### WORK TASK
Even if the data beneath seems repetitive, write it all out again exactly.

### RECORD EXTRACTS
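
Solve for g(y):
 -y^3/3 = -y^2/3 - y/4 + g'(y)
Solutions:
 g(y) = C1 - y^4/12 + y^3/9 + y^2/8


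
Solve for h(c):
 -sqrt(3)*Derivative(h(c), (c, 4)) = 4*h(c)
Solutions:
 h(c) = (C1*sin(3^(7/8)*c/3) + C2*cos(3^(7/8)*c/3))*exp(-3^(7/8)*c/3) + (C3*sin(3^(7/8)*c/3) + C4*cos(3^(7/8)*c/3))*exp(3^(7/8)*c/3)


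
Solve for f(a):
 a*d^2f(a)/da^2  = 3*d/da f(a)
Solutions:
 f(a) = C1 + C2*a^4


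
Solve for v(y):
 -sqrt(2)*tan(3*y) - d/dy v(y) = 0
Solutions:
 v(y) = C1 + sqrt(2)*log(cos(3*y))/3


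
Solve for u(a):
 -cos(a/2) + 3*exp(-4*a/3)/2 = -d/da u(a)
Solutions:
 u(a) = C1 + 2*sin(a/2) + 9*exp(-4*a/3)/8


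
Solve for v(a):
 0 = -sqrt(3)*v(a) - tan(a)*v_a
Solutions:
 v(a) = C1/sin(a)^(sqrt(3))


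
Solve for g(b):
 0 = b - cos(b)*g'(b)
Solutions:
 g(b) = C1 + Integral(b/cos(b), b)


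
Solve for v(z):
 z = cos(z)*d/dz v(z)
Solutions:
 v(z) = C1 + Integral(z/cos(z), z)


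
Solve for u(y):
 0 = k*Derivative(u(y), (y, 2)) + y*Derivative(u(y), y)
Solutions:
 u(y) = C1 + C2*sqrt(k)*erf(sqrt(2)*y*sqrt(1/k)/2)


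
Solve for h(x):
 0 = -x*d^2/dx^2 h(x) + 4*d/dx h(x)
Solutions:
 h(x) = C1 + C2*x^5


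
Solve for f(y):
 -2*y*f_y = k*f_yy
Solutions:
 f(y) = C1 + C2*sqrt(k)*erf(y*sqrt(1/k))


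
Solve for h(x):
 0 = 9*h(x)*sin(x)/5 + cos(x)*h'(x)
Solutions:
 h(x) = C1*cos(x)^(9/5)


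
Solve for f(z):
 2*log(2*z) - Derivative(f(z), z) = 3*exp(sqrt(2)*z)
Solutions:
 f(z) = C1 + 2*z*log(z) + 2*z*(-1 + log(2)) - 3*sqrt(2)*exp(sqrt(2)*z)/2


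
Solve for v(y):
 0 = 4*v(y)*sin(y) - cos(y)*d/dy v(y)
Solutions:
 v(y) = C1/cos(y)^4


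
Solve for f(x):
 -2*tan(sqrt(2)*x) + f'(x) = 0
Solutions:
 f(x) = C1 - sqrt(2)*log(cos(sqrt(2)*x))


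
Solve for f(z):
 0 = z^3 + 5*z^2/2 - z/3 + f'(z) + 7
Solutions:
 f(z) = C1 - z^4/4 - 5*z^3/6 + z^2/6 - 7*z


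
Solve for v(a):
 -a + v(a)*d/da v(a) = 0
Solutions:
 v(a) = -sqrt(C1 + a^2)
 v(a) = sqrt(C1 + a^2)


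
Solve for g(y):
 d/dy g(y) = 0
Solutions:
 g(y) = C1


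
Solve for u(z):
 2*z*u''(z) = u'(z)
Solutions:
 u(z) = C1 + C2*z^(3/2)


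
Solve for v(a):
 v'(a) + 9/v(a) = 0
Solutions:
 v(a) = -sqrt(C1 - 18*a)
 v(a) = sqrt(C1 - 18*a)


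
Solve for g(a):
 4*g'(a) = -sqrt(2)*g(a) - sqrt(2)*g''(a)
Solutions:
 g(a) = C1*exp(a*(1 - sqrt(2))) + C2*exp(-a*(1 + sqrt(2)))


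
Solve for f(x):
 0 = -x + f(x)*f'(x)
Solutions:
 f(x) = -sqrt(C1 + x^2)
 f(x) = sqrt(C1 + x^2)


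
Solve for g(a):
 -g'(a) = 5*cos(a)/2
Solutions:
 g(a) = C1 - 5*sin(a)/2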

### WRITTEN REPLY
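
Solve for g(y):
 -y^3/3 = -y^2/3 - y/4 + g'(y)
Solutions:
 g(y) = C1 - y^4/12 + y^3/9 + y^2/8


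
Solve for h(c):
 -sqrt(3)*Derivative(h(c), (c, 4)) = 4*h(c)
Solutions:
 h(c) = (C1*sin(3^(7/8)*c/3) + C2*cos(3^(7/8)*c/3))*exp(-3^(7/8)*c/3) + (C3*sin(3^(7/8)*c/3) + C4*cos(3^(7/8)*c/3))*exp(3^(7/8)*c/3)


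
Solve for f(a):
 a*d^2f(a)/da^2  = 3*d/da f(a)
Solutions:
 f(a) = C1 + C2*a^4


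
Solve for v(y):
 -sqrt(2)*tan(3*y) - d/dy v(y) = 0
Solutions:
 v(y) = C1 + sqrt(2)*log(cos(3*y))/3


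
Solve for u(a):
 -cos(a/2) + 3*exp(-4*a/3)/2 = -d/da u(a)
Solutions:
 u(a) = C1 + 2*sin(a/2) + 9*exp(-4*a/3)/8


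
Solve for v(a):
 0 = -sqrt(3)*v(a) - tan(a)*v_a
Solutions:
 v(a) = C1/sin(a)^(sqrt(3))


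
Solve for g(b):
 0 = b - cos(b)*g'(b)
Solutions:
 g(b) = C1 + Integral(b/cos(b), b)


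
Solve for v(z):
 z = cos(z)*d/dz v(z)
Solutions:
 v(z) = C1 + Integral(z/cos(z), z)


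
Solve for u(y):
 0 = k*Derivative(u(y), (y, 2)) + y*Derivative(u(y), y)
Solutions:
 u(y) = C1 + C2*sqrt(k)*erf(sqrt(2)*y*sqrt(1/k)/2)


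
Solve for h(x):
 0 = -x*d^2/dx^2 h(x) + 4*d/dx h(x)
Solutions:
 h(x) = C1 + C2*x^5


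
Solve for f(y):
 -2*y*f_y = k*f_yy
Solutions:
 f(y) = C1 + C2*sqrt(k)*erf(y*sqrt(1/k))


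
Solve for h(x):
 0 = 9*h(x)*sin(x)/5 + cos(x)*h'(x)
Solutions:
 h(x) = C1*cos(x)^(9/5)


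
Solve for f(z):
 2*log(2*z) - Derivative(f(z), z) = 3*exp(sqrt(2)*z)
Solutions:
 f(z) = C1 + 2*z*log(z) + 2*z*(-1 + log(2)) - 3*sqrt(2)*exp(sqrt(2)*z)/2


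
Solve for v(y):
 0 = 4*v(y)*sin(y) - cos(y)*d/dy v(y)
Solutions:
 v(y) = C1/cos(y)^4


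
Solve for f(x):
 -2*tan(sqrt(2)*x) + f'(x) = 0
Solutions:
 f(x) = C1 - sqrt(2)*log(cos(sqrt(2)*x))


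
Solve for f(z):
 0 = z^3 + 5*z^2/2 - z/3 + f'(z) + 7
Solutions:
 f(z) = C1 - z^4/4 - 5*z^3/6 + z^2/6 - 7*z


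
Solve for v(a):
 -a + v(a)*d/da v(a) = 0
Solutions:
 v(a) = -sqrt(C1 + a^2)
 v(a) = sqrt(C1 + a^2)


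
Solve for g(y):
 d/dy g(y) = 0
Solutions:
 g(y) = C1


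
Solve for u(z):
 2*z*u''(z) = u'(z)
Solutions:
 u(z) = C1 + C2*z^(3/2)


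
Solve for v(a):
 v'(a) + 9/v(a) = 0
Solutions:
 v(a) = -sqrt(C1 - 18*a)
 v(a) = sqrt(C1 - 18*a)


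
Solve for g(a):
 4*g'(a) = -sqrt(2)*g(a) - sqrt(2)*g''(a)
Solutions:
 g(a) = C1*exp(a*(1 - sqrt(2))) + C2*exp(-a*(1 + sqrt(2)))


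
Solve for f(x):
 0 = -x + f(x)*f'(x)
Solutions:
 f(x) = -sqrt(C1 + x^2)
 f(x) = sqrt(C1 + x^2)


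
Solve for g(a):
 -g'(a) = 5*cos(a)/2
Solutions:
 g(a) = C1 - 5*sin(a)/2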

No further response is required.